**Work instructions**
Scan the records below. Report the number of lines containing the word "booth", and nothing more.

**Input records**
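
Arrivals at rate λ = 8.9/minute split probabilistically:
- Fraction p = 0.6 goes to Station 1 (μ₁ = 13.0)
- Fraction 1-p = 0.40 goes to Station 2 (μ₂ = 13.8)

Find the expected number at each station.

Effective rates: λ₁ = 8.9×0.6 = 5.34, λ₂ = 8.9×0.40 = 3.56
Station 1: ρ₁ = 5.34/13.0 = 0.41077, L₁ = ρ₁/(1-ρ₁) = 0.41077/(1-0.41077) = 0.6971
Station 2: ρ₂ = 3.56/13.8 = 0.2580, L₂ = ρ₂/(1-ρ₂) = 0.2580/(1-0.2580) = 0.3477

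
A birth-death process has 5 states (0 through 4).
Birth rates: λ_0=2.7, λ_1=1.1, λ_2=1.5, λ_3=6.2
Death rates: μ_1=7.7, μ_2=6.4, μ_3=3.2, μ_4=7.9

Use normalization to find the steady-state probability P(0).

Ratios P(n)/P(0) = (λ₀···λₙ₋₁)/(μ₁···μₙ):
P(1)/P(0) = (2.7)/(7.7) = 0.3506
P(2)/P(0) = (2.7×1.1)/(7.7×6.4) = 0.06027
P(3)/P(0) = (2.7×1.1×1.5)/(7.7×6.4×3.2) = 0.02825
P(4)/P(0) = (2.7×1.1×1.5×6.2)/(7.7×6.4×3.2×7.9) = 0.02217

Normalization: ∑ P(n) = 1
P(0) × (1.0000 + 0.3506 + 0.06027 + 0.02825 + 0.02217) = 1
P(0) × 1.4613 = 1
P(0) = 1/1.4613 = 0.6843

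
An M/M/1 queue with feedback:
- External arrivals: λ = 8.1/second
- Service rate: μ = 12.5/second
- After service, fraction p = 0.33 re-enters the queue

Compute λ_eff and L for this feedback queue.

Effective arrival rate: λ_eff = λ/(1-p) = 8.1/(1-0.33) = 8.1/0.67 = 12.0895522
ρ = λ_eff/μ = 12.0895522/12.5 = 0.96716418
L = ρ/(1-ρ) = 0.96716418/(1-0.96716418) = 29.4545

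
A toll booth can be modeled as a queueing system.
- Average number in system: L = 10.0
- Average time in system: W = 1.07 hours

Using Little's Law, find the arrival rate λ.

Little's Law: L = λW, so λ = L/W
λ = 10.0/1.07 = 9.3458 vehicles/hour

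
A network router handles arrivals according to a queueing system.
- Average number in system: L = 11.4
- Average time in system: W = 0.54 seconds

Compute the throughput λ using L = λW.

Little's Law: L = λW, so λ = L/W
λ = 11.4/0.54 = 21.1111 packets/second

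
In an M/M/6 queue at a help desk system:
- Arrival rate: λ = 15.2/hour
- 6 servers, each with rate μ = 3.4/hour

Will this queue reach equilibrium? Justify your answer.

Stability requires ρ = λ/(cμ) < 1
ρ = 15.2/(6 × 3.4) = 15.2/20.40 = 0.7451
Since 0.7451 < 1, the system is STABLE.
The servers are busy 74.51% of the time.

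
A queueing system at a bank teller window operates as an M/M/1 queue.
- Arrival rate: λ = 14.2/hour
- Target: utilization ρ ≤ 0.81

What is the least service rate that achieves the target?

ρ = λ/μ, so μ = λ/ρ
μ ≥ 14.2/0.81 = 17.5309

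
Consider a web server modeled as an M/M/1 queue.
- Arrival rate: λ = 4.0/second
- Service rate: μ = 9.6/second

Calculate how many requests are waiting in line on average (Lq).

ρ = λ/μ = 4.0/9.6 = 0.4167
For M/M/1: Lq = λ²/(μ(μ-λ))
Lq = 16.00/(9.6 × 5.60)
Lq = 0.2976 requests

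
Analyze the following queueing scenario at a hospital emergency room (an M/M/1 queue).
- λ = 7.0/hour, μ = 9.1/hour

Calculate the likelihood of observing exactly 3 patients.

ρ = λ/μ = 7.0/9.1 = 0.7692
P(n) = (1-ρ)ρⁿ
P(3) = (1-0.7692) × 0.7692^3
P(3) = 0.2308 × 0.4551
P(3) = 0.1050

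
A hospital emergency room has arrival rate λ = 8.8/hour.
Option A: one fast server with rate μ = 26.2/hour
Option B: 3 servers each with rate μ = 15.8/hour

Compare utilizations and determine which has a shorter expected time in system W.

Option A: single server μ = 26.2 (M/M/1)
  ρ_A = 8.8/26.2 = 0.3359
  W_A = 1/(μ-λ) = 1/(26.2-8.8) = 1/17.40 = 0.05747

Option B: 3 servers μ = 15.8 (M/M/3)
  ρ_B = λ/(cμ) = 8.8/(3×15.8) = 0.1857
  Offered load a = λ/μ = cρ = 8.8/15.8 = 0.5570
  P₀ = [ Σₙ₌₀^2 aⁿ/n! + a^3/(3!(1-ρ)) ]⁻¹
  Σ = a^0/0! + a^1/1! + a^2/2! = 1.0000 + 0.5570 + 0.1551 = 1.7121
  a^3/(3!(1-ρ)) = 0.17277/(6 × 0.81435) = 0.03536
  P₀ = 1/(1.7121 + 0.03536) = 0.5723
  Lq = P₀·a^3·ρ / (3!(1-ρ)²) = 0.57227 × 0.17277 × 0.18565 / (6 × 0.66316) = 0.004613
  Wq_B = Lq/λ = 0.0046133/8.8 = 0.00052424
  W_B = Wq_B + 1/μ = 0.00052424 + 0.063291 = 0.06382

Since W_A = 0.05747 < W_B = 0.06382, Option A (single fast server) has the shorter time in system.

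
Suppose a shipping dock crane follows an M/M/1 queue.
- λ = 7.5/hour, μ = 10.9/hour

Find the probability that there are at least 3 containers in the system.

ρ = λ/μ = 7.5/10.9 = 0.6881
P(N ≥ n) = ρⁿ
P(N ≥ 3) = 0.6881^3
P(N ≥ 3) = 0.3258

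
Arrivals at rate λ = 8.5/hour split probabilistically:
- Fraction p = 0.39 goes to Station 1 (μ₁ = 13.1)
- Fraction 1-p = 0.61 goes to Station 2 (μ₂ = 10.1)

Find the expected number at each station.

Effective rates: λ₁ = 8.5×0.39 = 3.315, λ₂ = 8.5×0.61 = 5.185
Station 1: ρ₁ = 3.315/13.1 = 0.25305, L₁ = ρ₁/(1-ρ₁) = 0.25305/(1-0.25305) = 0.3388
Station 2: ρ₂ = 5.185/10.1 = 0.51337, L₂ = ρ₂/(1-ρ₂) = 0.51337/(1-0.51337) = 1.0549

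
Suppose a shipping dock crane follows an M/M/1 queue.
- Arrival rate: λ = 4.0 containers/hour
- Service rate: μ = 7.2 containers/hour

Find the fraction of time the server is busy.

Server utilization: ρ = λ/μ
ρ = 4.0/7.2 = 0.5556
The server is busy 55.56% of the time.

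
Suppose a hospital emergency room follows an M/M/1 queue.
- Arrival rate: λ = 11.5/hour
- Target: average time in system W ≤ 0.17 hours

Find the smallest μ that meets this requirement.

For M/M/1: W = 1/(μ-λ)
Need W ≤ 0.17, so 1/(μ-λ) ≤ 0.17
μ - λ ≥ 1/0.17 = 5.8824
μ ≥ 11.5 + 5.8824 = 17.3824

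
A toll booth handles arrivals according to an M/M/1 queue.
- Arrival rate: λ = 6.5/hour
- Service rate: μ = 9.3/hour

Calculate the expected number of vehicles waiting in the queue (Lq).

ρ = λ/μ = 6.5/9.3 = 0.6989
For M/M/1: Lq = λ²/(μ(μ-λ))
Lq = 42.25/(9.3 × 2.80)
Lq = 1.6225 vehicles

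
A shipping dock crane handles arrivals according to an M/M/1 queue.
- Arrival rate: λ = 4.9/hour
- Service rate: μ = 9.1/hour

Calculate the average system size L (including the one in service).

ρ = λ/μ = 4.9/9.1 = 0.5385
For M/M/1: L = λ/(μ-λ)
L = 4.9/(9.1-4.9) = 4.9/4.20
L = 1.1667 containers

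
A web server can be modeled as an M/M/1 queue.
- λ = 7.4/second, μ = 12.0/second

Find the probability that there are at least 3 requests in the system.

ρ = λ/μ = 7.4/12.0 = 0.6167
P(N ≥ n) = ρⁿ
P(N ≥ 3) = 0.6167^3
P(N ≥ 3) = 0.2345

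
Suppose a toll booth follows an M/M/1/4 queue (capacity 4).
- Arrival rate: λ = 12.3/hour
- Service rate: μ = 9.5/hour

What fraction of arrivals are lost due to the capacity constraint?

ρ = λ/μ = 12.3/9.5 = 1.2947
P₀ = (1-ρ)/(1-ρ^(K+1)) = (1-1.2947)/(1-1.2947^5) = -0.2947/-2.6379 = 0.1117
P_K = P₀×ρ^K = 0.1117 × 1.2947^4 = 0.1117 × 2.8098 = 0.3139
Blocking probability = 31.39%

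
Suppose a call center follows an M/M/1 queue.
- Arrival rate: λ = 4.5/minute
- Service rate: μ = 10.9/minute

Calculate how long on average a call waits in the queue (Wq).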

**Solution**
3